[Source data]

■ ■ ■ ■ ■

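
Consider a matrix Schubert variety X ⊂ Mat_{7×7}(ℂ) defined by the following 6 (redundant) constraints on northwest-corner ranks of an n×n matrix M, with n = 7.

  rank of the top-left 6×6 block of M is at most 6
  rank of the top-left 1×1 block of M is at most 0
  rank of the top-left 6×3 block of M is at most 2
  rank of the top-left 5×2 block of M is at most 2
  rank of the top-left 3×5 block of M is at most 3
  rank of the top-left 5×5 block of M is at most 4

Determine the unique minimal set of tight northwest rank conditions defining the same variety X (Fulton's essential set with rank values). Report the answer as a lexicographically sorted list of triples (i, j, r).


Recovering R(i,j) via the rank-extension bound from the 6 conditions:

  0 | 1 | 1 | 1 | 1 | 1 | 1
  1 | 2 | 2 | 2 | 2 | 2 | 2
  1 | 2 | 2 | 3 | 3 | 3 | 3
  1 | 2 | 2 | 3 | 4 | 4 | 4
  1 | 2 | 2 | 3 | 4 | 5 | 5
  1 | 2 | 2 | 3 | 4 | 5 | 6
  1 | 2 | 3 | 4 | 5 | 6 | 7

reading off 1-entries of Δ²R: w = (2, 1, 4, 5, 6, 7, 3).

Fulton essential set (2 of the 5 Rothe cells):

[(1, 1, 0), (6, 3, 2)]


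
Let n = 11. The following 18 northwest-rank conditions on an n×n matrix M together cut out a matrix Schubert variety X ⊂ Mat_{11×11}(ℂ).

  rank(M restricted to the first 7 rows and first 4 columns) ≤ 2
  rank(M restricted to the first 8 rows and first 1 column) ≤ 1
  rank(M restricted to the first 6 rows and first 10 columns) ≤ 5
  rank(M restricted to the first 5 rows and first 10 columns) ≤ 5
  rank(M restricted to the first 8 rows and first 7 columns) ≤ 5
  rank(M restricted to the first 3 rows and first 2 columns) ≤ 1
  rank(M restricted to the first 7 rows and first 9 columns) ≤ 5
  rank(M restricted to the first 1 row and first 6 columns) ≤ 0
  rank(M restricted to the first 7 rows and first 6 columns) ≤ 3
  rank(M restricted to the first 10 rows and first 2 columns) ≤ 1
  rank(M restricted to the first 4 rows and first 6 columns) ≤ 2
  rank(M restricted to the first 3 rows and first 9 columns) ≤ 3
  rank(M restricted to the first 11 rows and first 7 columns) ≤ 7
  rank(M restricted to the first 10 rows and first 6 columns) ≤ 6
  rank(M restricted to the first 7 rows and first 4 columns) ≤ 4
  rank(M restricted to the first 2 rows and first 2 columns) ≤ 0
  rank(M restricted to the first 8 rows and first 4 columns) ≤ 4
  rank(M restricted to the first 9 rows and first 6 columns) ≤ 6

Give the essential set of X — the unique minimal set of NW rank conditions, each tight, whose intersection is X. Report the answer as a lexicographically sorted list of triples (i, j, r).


Computing R[i][j] = min implied NW-rank bound (n=11, 18 conditions):

  i=1: 0, 0, 0, 0, 0, 0, 1, 1, 1, 1, 1
  i=2: 0, 0, 1, 1, 1, 1, 2, 2, 2, 2, 2
  i=3: 1, 1, 2, 2, 2, 2, 3, 3, 3, 3, 3
  i=4: 1, 1, 2, 2, 2, 2, 3, 4, 4, 4, 4
  i=5: 1, 1, 2, 2, 3, 3, 4, 5, 5, 5, 5
  i=6: 1, 1, 2, 2, 3, 3, 4, 5, 5, 5, 6
  i=7: 1, 1, 2, 2, 3, 3, 4, 5, 5, 6, 7
  i=8: 1, 1, 2, 3, 4, 4, 5, 6, 6, 7, 8
  i=9: 1, 1, 2, 3, 4, 5, 6, 7, 7, 8, 9
  i=10: 1, 1, 2, 3, 4, 5, 6, 7, 8, 9, 10
  i=11: 1, 2, 3, 4, 5, 6, 7, 8, 9, 10, 11

reading off 1-entries of Δ²R: w = (7, 3, 1, 8, 5, 11, 10, 4, 6, 9, 2).

8 SE-corners of the 26-cell Rothe diagram give Ess(w):

[(1, 6, 0), (2, 2, 0), (4, 6, 2), (6, 10, 5), (7, 4, 2), (7, 6, 3), (7, 9, 5), (10, 2, 1)]


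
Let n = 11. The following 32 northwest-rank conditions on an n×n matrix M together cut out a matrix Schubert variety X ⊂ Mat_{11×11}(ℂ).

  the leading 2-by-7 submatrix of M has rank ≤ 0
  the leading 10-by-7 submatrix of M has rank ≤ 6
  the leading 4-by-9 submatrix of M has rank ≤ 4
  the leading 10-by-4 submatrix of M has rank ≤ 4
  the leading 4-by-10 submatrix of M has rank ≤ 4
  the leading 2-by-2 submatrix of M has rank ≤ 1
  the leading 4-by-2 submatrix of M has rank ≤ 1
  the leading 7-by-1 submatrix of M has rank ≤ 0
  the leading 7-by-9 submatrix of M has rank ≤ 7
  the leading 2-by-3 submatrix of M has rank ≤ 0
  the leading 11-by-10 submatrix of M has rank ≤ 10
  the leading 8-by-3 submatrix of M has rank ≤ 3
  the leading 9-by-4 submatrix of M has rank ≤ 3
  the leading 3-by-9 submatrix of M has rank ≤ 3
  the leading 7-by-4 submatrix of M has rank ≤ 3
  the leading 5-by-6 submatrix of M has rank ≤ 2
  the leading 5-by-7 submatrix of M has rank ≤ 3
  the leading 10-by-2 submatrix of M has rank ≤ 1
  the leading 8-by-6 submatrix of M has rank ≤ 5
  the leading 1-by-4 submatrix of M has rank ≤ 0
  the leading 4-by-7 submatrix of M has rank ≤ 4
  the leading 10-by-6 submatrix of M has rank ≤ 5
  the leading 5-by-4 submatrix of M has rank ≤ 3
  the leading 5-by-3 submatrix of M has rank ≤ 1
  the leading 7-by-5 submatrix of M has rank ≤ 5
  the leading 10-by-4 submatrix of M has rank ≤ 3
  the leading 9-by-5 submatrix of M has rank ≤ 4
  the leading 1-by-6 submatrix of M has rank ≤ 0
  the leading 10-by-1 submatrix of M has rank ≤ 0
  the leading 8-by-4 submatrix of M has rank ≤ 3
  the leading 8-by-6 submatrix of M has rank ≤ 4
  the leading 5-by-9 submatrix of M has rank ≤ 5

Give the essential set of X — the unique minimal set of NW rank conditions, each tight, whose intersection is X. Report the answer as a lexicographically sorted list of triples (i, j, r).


Computing R[i][j] = min implied NW-rank bound (n=11, 32 conditions):

  i=1: 0 0 0 0 0 0 0 1 1 1 1
  i=2: 0 0 0 0 0 0 0 1 2 2 2
  i=3: 0 1 1 1 1 1 1 2 3 3 3
  i=4: 0 1 1 2 2 2 2 3 4 4 4
  i=5: 0 1 1 2 2 2 3 4 5 5 5
  i=6: 0 1 2 3 3 3 4 5 6 6 6
  i=7: 0 1 2 3 4 4 5 6 7 7 7
  i=8: 0 1 2 3 4 4 5 6 7 8 8
  i=9: 0 1 2 3 4 5 6 7 8 9 9
  i=10: 0 1 2 3 4 5 6 7 8 9 10
  i=11: 1 2 3 4 5 6 7 8 9 10 11

so w = (8, 9, 2, 4, 7, 3, 5, 10, 6, 11, 1).

D(w) has 27 cells with 5 SE-corners; essential set:

[(2, 7, 0), (5, 3, 1), (5, 6, 2), (8, 6, 4), (10, 1, 0)]


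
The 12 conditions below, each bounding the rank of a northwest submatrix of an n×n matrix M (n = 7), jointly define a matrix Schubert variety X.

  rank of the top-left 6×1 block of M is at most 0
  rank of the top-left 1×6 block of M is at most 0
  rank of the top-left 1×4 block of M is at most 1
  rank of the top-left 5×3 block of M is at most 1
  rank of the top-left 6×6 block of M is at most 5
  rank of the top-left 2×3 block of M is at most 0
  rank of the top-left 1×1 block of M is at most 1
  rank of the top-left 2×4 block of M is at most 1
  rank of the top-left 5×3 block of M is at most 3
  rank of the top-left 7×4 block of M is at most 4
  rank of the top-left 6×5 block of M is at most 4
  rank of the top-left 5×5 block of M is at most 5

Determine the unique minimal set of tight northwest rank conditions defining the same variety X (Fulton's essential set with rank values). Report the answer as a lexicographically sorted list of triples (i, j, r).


The tightest implied rank at each (i,j), from the 12 conditions:

  R[1]: 0 0 0 0 0 0 1
  R[2]: 0 0 0 1 1 1 2
  R[3]: 0 1 1 2 2 2 3
  R[4]: 0 1 1 2 3 3 4
  R[5]: 0 1 1 2 3 4 5
  R[6]: 0 1 2 3 4 5 6
  R[7]: 1 2 3 4 5 6 7

reading off 1-entries of Δ²R: w = (7, 4, 2, 5, 6, 3, 1).

Fulton essential set (4 of the 15 Rothe cells):

[(1, 6, 0), (2, 3, 0), (5, 3, 1), (6, 1, 0)]


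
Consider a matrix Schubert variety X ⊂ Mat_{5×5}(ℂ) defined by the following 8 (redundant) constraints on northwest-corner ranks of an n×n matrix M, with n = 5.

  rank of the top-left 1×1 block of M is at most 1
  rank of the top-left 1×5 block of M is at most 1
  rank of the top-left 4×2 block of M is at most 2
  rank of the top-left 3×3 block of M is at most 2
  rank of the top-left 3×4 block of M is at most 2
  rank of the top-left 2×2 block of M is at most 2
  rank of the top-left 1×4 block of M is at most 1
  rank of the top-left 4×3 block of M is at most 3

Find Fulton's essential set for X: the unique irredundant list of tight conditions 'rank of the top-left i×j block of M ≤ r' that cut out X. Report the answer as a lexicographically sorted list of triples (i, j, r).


The tightest implied rank at each (i,j), from the 8 conditions:

  i=1: 1 | 1 | 1 | 1 | 1
  i=2: 1 | 2 | 2 | 2 | 2
  i=3: 1 | 2 | 2 | 2 | 3
  i=4: 1 | 2 | 3 | 3 | 4
  i=5: 1 | 2 | 3 | 4 | 5

so w = (1, 2, 5, 3, 4).

Fulton essential set (1 of the 2 Rothe cells):

[(3, 4, 2)]


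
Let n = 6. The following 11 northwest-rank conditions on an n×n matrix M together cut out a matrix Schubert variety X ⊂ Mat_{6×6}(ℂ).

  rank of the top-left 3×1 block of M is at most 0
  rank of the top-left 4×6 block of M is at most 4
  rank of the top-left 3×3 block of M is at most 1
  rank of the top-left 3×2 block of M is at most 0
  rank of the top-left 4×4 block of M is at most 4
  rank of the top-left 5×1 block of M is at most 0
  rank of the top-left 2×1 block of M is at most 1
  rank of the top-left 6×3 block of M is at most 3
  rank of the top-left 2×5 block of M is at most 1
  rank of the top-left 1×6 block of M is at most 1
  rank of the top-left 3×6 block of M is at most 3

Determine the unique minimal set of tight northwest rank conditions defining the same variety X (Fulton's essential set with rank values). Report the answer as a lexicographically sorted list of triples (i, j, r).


The tightest implied rank at each (i,j), from the 11 conditions:

  i=1: 0 | 0 | 1 | 1 | 1 | 1
  i=2: 0 | 0 | 1 | 1 | 1 | 2
  i=3: 0 | 0 | 1 | 2 | 2 | 3
  i=4: 0 | 1 | 2 | 3 | 3 | 4
  i=5: 0 | 1 | 2 | 3 | 4 | 5
  i=6: 1 | 2 | 3 | 4 | 5 | 6

the unique w with this rank table is (3, 6, 4, 2, 5, 1).

Rothe diagram D(w) (10 cells), 3 SE-corners (essential conditions):

[(2, 5, 1), (3, 2, 0), (5, 1, 0)]


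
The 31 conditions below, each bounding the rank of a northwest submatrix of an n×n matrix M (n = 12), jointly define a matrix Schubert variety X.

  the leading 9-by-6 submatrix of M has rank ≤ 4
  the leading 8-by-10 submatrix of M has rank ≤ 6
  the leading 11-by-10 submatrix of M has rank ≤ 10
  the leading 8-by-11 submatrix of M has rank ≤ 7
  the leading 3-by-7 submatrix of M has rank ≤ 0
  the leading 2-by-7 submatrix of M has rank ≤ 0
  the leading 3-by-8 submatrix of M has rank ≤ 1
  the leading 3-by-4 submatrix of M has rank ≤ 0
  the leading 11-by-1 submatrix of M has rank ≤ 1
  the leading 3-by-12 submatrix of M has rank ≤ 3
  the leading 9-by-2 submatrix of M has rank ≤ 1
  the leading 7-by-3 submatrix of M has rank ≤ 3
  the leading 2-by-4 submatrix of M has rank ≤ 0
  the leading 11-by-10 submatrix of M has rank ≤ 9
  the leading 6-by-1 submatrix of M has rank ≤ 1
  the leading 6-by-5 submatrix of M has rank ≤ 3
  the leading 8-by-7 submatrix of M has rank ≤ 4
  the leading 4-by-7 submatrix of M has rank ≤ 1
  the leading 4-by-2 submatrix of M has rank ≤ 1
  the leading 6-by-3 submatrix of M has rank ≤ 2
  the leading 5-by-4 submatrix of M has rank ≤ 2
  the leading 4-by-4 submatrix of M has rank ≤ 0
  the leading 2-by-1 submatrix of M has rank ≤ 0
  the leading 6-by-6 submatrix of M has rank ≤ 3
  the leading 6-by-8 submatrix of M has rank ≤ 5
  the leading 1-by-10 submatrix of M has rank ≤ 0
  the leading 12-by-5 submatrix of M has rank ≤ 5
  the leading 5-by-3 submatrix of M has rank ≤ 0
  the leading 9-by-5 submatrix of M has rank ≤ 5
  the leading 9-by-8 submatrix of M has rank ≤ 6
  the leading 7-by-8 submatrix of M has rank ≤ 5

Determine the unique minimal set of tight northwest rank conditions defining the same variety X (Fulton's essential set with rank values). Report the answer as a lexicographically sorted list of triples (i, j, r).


Computing R[i][j] = min implied NW-rank bound (n=12, 31 conditions):

  0 0 0 0 0 0 0 0 0 0 1 1
  0 0 0 0 0 0 0 1 1 1 2 2
  0 0 0 0 0 0 0 1 2 2 3 3
  0 0 0 0 1 1 1 2 3 3 4 4
  0 0 0 1 2 2 2 3 4 4 5 5
  1 1 1 2 3 3 3 4 5 5 6 6
  1 1 2 3 4 4 4 5 6 6 7 7
  1 1 2 3 4 4 4 5 6 6 7 8
  1 1 2 3 4 4 5 6 7 7 8 9
  1 2 3 4 5 5 6 7 8 8 9 10
  1 2 3 4 5 6 7 8 9 9 10 11
  1 2 3 4 5 6 7 8 9 10 11 12

giving w = (11, 8, 9, 5, 4, 1, 3, 12, 7, 2, 6, 10) via Δ²R.

|D(w)|=38, |Ess(w)|=8:

[(1, 10, 0), (3, 7, 0), (4, 4, 0), (5, 3, 0), (8, 7, 4), (8, 10, 6), (9, 2, 1), (9, 6, 4)]


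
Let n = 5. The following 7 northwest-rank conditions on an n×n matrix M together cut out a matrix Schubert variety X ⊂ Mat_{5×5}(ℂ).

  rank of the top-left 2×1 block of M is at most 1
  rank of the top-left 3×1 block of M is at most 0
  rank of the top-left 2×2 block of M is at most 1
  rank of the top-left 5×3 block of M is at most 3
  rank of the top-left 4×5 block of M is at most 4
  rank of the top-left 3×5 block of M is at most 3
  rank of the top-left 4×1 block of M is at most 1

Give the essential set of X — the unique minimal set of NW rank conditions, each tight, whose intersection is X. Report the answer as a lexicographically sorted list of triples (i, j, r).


Rank table r_w(5×5) implied by the 7 constraints:

  R[1]: 0 1 1 1 1
  R[2]: 0 1 2 2 2
  R[3]: 0 1 2 3 3
  R[4]: 1 2 3 4 4
  R[5]: 1 2 3 4 5

so w = (2, 3, 4, 1, 5).

1 SE-corner of the 3-cell Rothe diagram gives Ess(w):

[(3, 1, 0)]


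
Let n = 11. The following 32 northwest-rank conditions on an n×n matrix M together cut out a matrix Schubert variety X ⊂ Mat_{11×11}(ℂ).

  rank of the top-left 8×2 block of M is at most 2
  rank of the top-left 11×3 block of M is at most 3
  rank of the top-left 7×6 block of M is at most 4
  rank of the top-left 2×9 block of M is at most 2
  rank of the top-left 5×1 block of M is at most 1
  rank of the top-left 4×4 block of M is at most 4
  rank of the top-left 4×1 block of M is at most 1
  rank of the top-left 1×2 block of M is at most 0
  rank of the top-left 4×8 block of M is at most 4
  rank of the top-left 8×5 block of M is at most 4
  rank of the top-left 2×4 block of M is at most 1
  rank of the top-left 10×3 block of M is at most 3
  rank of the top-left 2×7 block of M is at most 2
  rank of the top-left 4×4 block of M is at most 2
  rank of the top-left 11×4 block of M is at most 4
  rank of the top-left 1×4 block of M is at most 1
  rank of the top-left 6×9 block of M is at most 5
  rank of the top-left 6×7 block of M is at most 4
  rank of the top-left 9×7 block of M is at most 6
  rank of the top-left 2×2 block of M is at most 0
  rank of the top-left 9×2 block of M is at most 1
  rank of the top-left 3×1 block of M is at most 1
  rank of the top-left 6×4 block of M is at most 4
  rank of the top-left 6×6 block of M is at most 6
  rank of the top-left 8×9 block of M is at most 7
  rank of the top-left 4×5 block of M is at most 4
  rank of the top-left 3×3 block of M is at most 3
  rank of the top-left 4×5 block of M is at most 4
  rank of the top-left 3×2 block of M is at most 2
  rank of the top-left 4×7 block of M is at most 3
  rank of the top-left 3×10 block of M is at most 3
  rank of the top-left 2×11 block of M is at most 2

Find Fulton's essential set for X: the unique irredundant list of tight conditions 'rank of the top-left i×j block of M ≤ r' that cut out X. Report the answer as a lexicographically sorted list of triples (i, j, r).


Reconstructing r_w from the 32 given conditions:

  0  0  1  1  1  1  1  1  1  1  1
  0  0  1  1  2  2  2  2  2  2  2
  1  1  2  2  3  3  3  3  3  3  3
  1  1  2  2  3  3  3  4  4  4  4
  1  1  2  3  4  4  4  5  5  5  5
  1  1  2  3  4  4  4  5  5  6  6
  1  1  2  3  4  4  5  6  6  7  7
  1  1  2  3  4  5  6  7  7  8  8
  1  1  2  3  4  5  6  7  8  9  9
  1  2  3  4  5  6  7  8  9  10  10
  1  2  3  4  5  6  7  8  9  10  11

so w = (3, 5, 1, 8, 4, 10, 7, 6, 9, 2, 11).

D(w) has 18 cells with 8 SE-corners; essential set:

[(2, 2, 0), (2, 4, 1), (4, 4, 2), (4, 7, 3), (6, 7, 4), (6, 9, 5), (7, 6, 4), (9, 2, 1)]


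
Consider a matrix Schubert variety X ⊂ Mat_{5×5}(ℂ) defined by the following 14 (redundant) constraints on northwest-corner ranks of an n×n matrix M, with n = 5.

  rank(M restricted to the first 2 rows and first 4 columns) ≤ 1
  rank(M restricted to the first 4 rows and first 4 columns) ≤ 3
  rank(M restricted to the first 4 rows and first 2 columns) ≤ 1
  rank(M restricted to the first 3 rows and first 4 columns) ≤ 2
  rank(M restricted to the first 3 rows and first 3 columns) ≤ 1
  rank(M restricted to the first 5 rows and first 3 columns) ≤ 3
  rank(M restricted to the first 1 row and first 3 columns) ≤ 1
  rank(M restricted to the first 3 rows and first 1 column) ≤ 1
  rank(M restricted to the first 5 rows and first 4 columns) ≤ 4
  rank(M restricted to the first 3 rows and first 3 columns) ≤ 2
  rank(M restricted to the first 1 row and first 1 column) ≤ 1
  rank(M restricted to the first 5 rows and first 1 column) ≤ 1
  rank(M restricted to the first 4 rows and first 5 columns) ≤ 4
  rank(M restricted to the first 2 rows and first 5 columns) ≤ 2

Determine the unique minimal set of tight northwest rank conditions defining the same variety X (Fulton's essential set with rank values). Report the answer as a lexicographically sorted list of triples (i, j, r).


Computing R[i][j] = min implied NW-rank bound (n=5, 14 conditions):

  i=1: 1 1 1 1 1
  i=2: 1 1 1 1 2
  i=3: 1 1 1 2 3
  i=4: 1 1 2 3 4
  i=5: 1 2 3 4 5

second differences of R give the permutation w = (1, 5, 4, 3, 2).

Fulton essential set (3 of the 6 Rothe cells):

[(2, 4, 1), (3, 3, 1), (4, 2, 1)]


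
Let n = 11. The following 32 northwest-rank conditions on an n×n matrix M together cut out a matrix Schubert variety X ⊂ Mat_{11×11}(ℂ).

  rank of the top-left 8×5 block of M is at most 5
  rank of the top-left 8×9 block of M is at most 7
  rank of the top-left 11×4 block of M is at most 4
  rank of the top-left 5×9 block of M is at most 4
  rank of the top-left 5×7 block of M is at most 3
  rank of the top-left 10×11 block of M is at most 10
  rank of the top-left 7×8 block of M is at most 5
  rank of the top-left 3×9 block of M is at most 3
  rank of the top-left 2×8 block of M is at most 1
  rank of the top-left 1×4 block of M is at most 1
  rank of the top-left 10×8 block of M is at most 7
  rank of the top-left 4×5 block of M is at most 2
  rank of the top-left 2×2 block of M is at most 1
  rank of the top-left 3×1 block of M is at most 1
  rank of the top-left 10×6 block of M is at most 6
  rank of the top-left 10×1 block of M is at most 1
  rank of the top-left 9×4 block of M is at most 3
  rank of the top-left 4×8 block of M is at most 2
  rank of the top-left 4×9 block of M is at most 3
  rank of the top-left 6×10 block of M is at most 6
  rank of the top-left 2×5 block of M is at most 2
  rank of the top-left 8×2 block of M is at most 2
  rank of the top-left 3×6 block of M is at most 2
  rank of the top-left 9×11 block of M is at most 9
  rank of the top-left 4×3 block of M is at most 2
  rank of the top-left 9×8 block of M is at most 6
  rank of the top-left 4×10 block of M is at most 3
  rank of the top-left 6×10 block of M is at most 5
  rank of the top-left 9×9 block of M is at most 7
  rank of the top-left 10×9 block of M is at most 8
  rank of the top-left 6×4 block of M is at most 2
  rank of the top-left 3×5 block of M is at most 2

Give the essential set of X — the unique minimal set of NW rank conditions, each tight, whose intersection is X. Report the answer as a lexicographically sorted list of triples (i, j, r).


The tightest implied rank at each (i,j), from the 32 conditions:

  row 1: 1 1 1 1 1 1 1 1 1 1 1
  row 2: 1 1 1 1 1 1 1 1 2 2 2
  row 3: 1 2 2 2 2 2 2 2 3 3 3
  row 4: 1 2 2 2 2 2 2 2 3 3 4
  row 5: 1 2 2 2 3 3 3 3 4 4 5
  row 6: 1 2 2 2 3 4 4 4 5 5 6
  row 7: 1 2 3 3 4 5 5 5 6 6 7
  row 8: 1 2 3 3 4 5 6 6 7 7 8
  row 9: 1 2 3 3 4 5 6 6 7 8 9
  row 10: 1 2 3 4 5 6 7 7 8 9 10
  row 11: 1 2 3 4 5 6 7 8 9 10 11

the unique w with this rank table is (1, 9, 2, 11, 5, 6, 3, 7, 10, 4, 8).

ℓ(w)=21; the 6 essential cells (i,j,r):

[(2, 8, 1), (4, 8, 2), (4, 10, 3), (6, 4, 2), (9, 4, 3), (9, 8, 6)]


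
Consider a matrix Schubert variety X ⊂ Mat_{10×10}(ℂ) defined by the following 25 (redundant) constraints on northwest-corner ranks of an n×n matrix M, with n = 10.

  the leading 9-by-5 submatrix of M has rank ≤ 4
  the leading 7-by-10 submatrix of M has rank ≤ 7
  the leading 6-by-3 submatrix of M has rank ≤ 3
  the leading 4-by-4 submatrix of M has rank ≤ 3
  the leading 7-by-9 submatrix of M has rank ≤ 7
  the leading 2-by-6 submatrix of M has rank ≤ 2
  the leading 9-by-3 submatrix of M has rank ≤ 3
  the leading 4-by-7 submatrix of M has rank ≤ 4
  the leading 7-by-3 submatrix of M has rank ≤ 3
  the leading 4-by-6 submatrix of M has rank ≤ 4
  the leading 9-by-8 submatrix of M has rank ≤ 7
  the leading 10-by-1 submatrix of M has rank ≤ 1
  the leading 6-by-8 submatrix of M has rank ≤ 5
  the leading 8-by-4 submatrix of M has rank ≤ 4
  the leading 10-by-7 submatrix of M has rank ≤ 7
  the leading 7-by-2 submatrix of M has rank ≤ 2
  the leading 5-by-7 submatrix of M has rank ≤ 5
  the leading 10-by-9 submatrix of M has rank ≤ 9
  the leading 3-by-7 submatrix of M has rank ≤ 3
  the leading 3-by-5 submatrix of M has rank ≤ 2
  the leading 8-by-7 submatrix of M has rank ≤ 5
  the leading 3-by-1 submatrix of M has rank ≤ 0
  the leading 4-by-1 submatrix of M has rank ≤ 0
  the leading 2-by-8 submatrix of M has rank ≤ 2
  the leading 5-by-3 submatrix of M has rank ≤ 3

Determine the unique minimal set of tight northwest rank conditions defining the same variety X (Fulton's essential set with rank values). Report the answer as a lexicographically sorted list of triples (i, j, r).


Propagating the 25 rank bounds to every northwest block:

  row 1: 0 | 1 | 1 | 1 | 1 | 1 | 1 | 1 | 1 | 1
  row 2: 0 | 1 | 2 | 2 | 2 | 2 | 2 | 2 | 2 | 2
  row 3: 0 | 1 | 2 | 2 | 2 | 3 | 3 | 3 | 3 | 3
  row 4: 0 | 1 | 2 | 3 | 3 | 4 | 4 | 4 | 4 | 4
  row 5: 1 | 2 | 3 | 4 | 4 | 5 | 5 | 5 | 5 | 5
  row 6: 1 | 2 | 3 | 4 | 4 | 5 | 5 | 5 | 6 | 6
  row 7: 1 | 2 | 3 | 4 | 4 | 5 | 5 | 6 | 7 | 7
  row 8: 1 | 2 | 3 | 4 | 4 | 5 | 5 | 6 | 7 | 8
  row 9: 1 | 2 | 3 | 4 | 4 | 5 | 6 | 7 | 8 | 9
  row 10: 1 | 2 | 3 | 4 | 5 | 6 | 7 | 8 | 9 | 10

giving w = (2, 3, 6, 4, 1, 9, 8, 10, 7, 5) via Δ²R.

5 SE-corners of the 14-cell Rothe diagram give Ess(w):

[(3, 5, 2), (4, 1, 0), (6, 8, 5), (8, 7, 5), (9, 5, 4)]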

■ ■ ■ ■ ■

Determine how many lines of the entries above carry the string "bounding", and give that number alone.

Written response:
2